## Assignment:
Every record must be retyped exactly as it reads.

[Records from a data collection]
——————————

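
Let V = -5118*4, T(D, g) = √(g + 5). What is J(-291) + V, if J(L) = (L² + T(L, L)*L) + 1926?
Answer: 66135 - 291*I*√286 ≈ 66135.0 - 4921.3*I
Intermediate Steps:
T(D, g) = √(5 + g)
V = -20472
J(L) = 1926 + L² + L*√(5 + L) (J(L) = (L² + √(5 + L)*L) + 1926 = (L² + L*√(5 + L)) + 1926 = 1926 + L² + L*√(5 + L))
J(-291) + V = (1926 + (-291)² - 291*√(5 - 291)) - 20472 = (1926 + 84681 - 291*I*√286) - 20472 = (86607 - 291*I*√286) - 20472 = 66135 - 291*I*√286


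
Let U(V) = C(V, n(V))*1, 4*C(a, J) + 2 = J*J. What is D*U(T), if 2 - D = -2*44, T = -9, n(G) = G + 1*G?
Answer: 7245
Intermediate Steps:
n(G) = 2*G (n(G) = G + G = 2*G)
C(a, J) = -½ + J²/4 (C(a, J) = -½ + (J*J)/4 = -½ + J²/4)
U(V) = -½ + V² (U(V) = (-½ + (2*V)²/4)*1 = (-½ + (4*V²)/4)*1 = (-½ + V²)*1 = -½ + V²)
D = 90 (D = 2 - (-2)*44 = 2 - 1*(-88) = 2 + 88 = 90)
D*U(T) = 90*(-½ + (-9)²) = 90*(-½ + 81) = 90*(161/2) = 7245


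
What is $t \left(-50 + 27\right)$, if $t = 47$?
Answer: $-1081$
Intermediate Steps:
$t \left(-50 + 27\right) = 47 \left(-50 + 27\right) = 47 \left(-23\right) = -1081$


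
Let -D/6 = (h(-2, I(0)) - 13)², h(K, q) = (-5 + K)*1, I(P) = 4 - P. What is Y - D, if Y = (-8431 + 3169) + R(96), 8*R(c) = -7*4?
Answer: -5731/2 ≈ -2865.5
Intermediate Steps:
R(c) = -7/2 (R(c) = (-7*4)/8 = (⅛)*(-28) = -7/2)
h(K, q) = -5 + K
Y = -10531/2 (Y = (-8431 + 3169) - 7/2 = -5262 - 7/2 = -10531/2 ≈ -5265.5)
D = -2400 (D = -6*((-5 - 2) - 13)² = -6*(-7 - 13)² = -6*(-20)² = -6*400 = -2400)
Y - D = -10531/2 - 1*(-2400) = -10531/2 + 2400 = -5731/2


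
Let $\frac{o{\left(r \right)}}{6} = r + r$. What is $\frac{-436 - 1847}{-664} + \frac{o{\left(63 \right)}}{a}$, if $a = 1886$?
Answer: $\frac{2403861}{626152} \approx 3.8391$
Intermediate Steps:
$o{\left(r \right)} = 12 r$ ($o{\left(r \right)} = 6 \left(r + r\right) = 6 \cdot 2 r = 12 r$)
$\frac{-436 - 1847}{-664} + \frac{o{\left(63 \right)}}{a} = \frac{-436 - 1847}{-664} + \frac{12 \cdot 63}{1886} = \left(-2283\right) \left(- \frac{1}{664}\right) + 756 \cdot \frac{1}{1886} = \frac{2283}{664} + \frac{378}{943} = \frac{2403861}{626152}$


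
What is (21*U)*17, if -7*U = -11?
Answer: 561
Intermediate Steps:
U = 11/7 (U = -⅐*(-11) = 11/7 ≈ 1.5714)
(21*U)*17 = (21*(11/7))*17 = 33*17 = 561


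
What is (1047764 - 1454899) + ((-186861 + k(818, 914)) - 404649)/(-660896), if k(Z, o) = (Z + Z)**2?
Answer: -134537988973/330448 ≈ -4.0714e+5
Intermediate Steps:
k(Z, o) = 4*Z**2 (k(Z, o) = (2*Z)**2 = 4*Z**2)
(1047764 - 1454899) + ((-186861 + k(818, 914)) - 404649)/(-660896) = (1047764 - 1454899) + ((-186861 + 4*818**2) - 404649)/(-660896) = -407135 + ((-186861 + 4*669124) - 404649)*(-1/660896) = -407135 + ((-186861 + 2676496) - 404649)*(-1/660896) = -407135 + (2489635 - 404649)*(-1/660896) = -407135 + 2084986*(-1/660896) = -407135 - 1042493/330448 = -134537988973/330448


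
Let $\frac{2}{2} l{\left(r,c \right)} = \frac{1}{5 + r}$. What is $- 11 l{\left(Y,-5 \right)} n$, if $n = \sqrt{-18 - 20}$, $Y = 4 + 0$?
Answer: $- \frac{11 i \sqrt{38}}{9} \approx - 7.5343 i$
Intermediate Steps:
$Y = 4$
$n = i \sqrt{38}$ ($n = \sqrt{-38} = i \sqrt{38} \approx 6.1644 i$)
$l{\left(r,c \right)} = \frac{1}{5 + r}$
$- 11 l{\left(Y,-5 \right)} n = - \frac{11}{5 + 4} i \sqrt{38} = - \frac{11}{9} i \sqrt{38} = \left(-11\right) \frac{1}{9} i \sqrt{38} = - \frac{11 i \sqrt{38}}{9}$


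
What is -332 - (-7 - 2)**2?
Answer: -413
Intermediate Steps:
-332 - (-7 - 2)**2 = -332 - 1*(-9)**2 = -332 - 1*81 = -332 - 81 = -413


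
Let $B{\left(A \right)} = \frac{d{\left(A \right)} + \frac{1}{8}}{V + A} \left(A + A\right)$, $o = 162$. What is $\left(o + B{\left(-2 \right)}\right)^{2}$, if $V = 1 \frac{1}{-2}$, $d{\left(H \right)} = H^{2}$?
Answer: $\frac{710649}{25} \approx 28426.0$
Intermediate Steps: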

——————————

## Expected answer:
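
Let V = -5118*4, T(D, g) = √(g + 5). What is J(-291) + V, if J(L) = (L² + T(L, L)*L) + 1926?
Answer: 66135 - 291*I*√286 ≈ 66135.0 - 4921.3*I
Intermediate Steps:
T(D, g) = √(5 + g)
V = -20472
J(L) = 1926 + L² + L*√(5 + L) (J(L) = (L² + √(5 + L)*L) + 1926 = (L² + L*√(5 + L)) + 1926 = 1926 + L² + L*√(5 + L))
J(-291) + V = (1926 + (-291)² - 291*√(5 - 291)) - 20472 = (1926 + 84681 - 291*I*√286) - 20472 = (86607 - 291*I*√286) - 20472 = 66135 - 291*I*√286


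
Let U(V) = C(V, n(V))*1, 4*C(a, J) + 2 = J*J. What is D*U(T), if 2 - D = -2*44, T = -9, n(G) = G + 1*G?
Answer: 7245
Intermediate Steps:
n(G) = 2*G (n(G) = G + G = 2*G)
C(a, J) = -½ + J²/4 (C(a, J) = -½ + (J*J)/4 = -½ + J²/4)
U(V) = -½ + V² (U(V) = (-½ + (2*V)²/4)*1 = (-½ + (4*V²)/4)*1 = (-½ + V²)*1 = -½ + V²)
D = 90 (D = 2 - (-2)*44 = 2 - 1*(-88) = 2 + 88 = 90)
D*U(T) = 90*(-½ + (-9)²) = 90*(-½ + 81) = 90*(161/2) = 7245


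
What is $t \left(-50 + 27\right)$, if $t = 47$?
Answer: $-1081$
Intermediate Steps:
$t \left(-50 + 27\right) = 47 \left(-50 + 27\right) = 47 \left(-23\right) = -1081$


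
Let -D/6 = (h(-2, I(0)) - 13)², h(K, q) = (-5 + K)*1, I(P) = 4 - P. What is Y - D, if Y = (-8431 + 3169) + R(96), 8*R(c) = -7*4?
Answer: -5731/2 ≈ -2865.5
Intermediate Steps:
R(c) = -7/2 (R(c) = (-7*4)/8 = (⅛)*(-28) = -7/2)
h(K, q) = -5 + K
Y = -10531/2 (Y = (-8431 + 3169) - 7/2 = -5262 - 7/2 = -10531/2 ≈ -5265.5)
D = -2400 (D = -6*((-5 - 2) - 13)² = -6*(-7 - 13)² = -6*(-20)² = -6*400 = -2400)
Y - D = -10531/2 - 1*(-2400) = -10531/2 + 2400 = -5731/2


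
Let $\frac{o{\left(r \right)}}{6} = r + r$. What is $\frac{-436 - 1847}{-664} + \frac{o{\left(63 \right)}}{a}$, if $a = 1886$?
Answer: $\frac{2403861}{626152} \approx 3.8391$
Intermediate Steps:
$o{\left(r \right)} = 12 r$ ($o{\left(r \right)} = 6 \left(r + r\right) = 6 \cdot 2 r = 12 r$)
$\frac{-436 - 1847}{-664} + \frac{o{\left(63 \right)}}{a} = \frac{-436 - 1847}{-664} + \frac{12 \cdot 63}{1886} = \left(-2283\right) \left(- \frac{1}{664}\right) + 756 \cdot \frac{1}{1886} = \frac{2283}{664} + \frac{378}{943} = \frac{2403861}{626152}$


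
What is (21*U)*17, if -7*U = -11?
Answer: 561
Intermediate Steps:
U = 11/7 (U = -⅐*(-11) = 11/7 ≈ 1.5714)
(21*U)*17 = (21*(11/7))*17 = 33*17 = 561


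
What is (1047764 - 1454899) + ((-186861 + k(818, 914)) - 404649)/(-660896), if k(Z, o) = (Z + Z)**2?
Answer: -134537988973/330448 ≈ -4.0714e+5
Intermediate Steps:
k(Z, o) = 4*Z**2 (k(Z, o) = (2*Z)**2 = 4*Z**2)
(1047764 - 1454899) + ((-186861 + k(818, 914)) - 404649)/(-660896) = (1047764 - 1454899) + ((-186861 + 4*818**2) - 404649)/(-660896) = -407135 + ((-186861 + 4*669124) - 404649)*(-1/660896) = -407135 + ((-186861 + 2676496) - 404649)*(-1/660896) = -407135 + (2489635 - 404649)*(-1/660896) = -407135 + 2084986*(-1/660896) = -407135 - 1042493/330448 = -134537988973/330448


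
Let $\frac{2}{2} l{\left(r,c \right)} = \frac{1}{5 + r}$. What is $- 11 l{\left(Y,-5 \right)} n$, if $n = \sqrt{-18 - 20}$, $Y = 4 + 0$?
Answer: $- \frac{11 i \sqrt{38}}{9} \approx - 7.5343 i$
Intermediate Steps:
$Y = 4$
$n = i \sqrt{38}$ ($n = \sqrt{-38} = i \sqrt{38} \approx 6.1644 i$)
$l{\left(r,c \right)} = \frac{1}{5 + r}$
$- 11 l{\left(Y,-5 \right)} n = - \frac{11}{5 + 4} i \sqrt{38} = - \frac{11}{9} i \sqrt{38} = \left(-11\right) \frac{1}{9} i \sqrt{38} = - \frac{11 i \sqrt{38}}{9}$


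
What is -332 - (-7 - 2)**2?
Answer: -413
Intermediate Steps:
-332 - (-7 - 2)**2 = -332 - 1*(-9)**2 = -332 - 1*81 = -332 - 81 = -413


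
Let $B{\left(A \right)} = \frac{d{\left(A \right)} + \frac{1}{8}}{V + A} \left(A + A\right)$, $o = 162$. What is $\left(o + B{\left(-2 \right)}\right)^{2}$, if $V = 1 \frac{1}{-2}$, $d{\left(H \right)} = H^{2}$?
Answer: $\frac{710649}{25} \approx 28426.0$
Intermediate Steps: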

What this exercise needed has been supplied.